THE INPUT ::
= Beginning of Section =

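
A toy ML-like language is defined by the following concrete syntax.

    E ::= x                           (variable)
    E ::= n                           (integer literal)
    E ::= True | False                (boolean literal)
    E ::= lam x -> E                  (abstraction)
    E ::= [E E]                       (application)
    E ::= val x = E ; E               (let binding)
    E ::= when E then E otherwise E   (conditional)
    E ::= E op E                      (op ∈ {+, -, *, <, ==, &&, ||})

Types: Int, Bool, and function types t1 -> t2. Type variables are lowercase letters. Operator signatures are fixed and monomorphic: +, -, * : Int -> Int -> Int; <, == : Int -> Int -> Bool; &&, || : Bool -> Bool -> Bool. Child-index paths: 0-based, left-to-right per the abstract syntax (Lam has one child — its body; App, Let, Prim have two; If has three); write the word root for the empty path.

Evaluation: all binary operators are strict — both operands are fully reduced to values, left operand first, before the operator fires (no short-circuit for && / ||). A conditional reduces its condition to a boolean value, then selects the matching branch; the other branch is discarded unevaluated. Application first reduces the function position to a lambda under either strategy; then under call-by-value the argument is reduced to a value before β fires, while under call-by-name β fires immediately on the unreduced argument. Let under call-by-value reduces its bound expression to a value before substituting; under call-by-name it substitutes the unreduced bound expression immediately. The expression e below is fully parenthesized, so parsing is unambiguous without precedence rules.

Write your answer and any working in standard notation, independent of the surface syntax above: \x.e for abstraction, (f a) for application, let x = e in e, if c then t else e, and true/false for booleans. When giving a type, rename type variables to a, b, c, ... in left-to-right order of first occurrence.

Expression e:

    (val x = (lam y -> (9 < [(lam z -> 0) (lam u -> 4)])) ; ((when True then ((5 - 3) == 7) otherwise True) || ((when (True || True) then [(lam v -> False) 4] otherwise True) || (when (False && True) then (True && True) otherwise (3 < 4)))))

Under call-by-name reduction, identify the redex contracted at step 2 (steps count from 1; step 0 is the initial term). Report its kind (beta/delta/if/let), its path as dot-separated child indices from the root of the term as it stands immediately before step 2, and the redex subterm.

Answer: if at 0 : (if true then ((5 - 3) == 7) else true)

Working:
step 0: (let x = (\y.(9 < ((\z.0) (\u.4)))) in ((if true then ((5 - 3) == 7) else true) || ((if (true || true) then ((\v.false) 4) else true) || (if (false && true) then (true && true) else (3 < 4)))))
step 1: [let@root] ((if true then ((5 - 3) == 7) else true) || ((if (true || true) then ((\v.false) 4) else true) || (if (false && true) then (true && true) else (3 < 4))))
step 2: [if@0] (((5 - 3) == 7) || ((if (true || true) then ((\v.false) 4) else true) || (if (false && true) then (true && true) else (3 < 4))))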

= End of Section =
= Beginning of Section =

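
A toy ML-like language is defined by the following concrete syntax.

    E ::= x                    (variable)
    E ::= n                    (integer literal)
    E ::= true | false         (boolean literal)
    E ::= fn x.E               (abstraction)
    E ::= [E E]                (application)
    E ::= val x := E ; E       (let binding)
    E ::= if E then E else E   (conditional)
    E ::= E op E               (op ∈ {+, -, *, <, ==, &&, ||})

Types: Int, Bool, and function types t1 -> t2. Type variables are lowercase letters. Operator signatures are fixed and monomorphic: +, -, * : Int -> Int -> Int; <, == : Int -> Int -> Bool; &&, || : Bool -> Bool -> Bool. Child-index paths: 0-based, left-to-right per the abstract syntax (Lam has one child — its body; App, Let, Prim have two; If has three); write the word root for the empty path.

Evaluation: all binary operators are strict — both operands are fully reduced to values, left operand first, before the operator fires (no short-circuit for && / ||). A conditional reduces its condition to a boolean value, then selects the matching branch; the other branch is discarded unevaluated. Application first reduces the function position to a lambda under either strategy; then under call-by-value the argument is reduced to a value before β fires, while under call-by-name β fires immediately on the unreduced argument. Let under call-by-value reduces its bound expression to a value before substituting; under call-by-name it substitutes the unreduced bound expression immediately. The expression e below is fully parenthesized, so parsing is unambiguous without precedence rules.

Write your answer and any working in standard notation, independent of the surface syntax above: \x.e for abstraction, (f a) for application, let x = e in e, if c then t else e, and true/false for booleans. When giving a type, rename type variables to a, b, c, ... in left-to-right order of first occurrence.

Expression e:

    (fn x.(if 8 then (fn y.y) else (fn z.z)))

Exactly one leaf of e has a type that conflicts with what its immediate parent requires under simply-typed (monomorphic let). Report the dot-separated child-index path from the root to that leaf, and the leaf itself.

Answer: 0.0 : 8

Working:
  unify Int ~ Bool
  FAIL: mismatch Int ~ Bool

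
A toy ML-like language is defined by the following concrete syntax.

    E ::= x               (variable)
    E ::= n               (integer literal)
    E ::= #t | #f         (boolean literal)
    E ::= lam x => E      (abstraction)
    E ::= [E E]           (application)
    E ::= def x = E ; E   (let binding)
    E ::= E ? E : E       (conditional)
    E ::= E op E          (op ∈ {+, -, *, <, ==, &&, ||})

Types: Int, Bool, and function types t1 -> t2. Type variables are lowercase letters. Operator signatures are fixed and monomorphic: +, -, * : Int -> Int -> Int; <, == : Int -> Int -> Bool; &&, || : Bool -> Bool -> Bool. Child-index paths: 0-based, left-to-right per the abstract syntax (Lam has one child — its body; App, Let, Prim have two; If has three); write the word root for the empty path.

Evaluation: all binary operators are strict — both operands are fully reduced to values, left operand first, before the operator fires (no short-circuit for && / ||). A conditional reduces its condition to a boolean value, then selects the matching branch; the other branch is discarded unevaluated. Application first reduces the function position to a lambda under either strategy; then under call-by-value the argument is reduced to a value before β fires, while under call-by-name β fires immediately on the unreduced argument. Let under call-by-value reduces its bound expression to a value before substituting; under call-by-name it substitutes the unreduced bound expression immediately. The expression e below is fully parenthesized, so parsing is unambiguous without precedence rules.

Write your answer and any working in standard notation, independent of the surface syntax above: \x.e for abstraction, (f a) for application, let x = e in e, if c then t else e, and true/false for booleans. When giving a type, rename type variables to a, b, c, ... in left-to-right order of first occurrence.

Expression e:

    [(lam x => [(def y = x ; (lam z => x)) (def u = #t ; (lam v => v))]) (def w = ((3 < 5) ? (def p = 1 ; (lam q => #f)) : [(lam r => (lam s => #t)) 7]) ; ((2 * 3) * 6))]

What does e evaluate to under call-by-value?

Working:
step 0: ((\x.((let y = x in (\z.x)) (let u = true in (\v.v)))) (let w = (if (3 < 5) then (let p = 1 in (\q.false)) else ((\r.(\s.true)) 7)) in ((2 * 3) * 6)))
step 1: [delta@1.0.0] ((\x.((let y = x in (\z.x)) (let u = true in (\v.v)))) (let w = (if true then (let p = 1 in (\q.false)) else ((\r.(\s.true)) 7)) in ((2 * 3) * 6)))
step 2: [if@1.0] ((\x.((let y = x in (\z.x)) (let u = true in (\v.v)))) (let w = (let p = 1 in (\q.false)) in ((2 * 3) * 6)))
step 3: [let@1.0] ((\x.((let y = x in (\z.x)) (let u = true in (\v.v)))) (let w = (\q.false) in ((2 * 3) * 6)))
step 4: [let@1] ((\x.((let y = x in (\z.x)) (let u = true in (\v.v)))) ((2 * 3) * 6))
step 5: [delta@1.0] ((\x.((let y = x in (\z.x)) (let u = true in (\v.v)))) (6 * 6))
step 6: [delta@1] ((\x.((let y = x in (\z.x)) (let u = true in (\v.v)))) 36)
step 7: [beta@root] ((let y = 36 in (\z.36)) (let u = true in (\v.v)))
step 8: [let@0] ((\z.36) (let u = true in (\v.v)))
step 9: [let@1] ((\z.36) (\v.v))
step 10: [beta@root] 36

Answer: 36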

= End of Section =

In the records above, each line with the string "literal" should be copied.

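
    E ::= n                           (integer literal)
    E ::= True | False                (boolean literal)
    E ::= n                    (integer literal)
    E ::= true | false         (boolean literal)
    E ::= n               (integer literal)
    E ::= #t | #f         (boolean literal)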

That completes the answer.